■ **Data to examine**
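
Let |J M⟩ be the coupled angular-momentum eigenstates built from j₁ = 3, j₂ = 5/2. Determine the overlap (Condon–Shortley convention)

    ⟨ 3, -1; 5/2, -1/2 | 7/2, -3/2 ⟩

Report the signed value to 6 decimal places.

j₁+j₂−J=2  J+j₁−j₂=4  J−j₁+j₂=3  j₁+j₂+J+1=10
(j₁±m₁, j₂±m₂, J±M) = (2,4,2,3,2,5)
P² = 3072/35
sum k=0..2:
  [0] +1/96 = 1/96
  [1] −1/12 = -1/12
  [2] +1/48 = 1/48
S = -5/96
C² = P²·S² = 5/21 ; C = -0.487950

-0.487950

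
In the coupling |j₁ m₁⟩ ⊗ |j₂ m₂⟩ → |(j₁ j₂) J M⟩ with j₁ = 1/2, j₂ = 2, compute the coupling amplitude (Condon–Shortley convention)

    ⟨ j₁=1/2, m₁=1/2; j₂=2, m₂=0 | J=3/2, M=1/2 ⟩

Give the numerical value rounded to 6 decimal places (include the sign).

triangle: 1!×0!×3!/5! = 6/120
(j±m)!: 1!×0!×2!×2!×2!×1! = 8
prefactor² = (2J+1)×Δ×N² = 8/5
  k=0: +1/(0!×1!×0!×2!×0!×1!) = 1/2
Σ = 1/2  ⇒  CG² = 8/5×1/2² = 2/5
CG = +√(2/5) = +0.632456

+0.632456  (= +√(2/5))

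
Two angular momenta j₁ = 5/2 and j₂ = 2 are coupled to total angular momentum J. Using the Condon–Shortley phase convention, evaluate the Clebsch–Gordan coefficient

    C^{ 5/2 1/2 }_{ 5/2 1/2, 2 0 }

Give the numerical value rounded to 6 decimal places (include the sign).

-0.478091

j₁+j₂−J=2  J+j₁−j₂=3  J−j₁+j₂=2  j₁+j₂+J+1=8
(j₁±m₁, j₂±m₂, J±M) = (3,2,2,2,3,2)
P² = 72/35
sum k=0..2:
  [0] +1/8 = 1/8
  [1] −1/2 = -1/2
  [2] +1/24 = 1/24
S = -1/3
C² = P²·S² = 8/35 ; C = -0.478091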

--

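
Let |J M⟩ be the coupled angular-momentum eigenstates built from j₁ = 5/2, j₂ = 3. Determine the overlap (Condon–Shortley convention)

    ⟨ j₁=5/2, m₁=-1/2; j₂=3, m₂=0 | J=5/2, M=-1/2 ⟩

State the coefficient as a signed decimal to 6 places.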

■ **Work instructions**
What do the lines above say from the one containing "Two angular momenta" down to the one containing "5/2 1/2, 2 0"? Return them exactly, both end lines included, and only them.

■ **Response below**
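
Two angular momenta j₁ = 5/2 and j₂ = 2 are coupled to total angular momentum J. Using the Condon–Shortley phase convention, evaluate the Clebsch–Gordan coefficient

    C^{ 5/2 1/2 }_{ 5/2 1/2, 2 0 }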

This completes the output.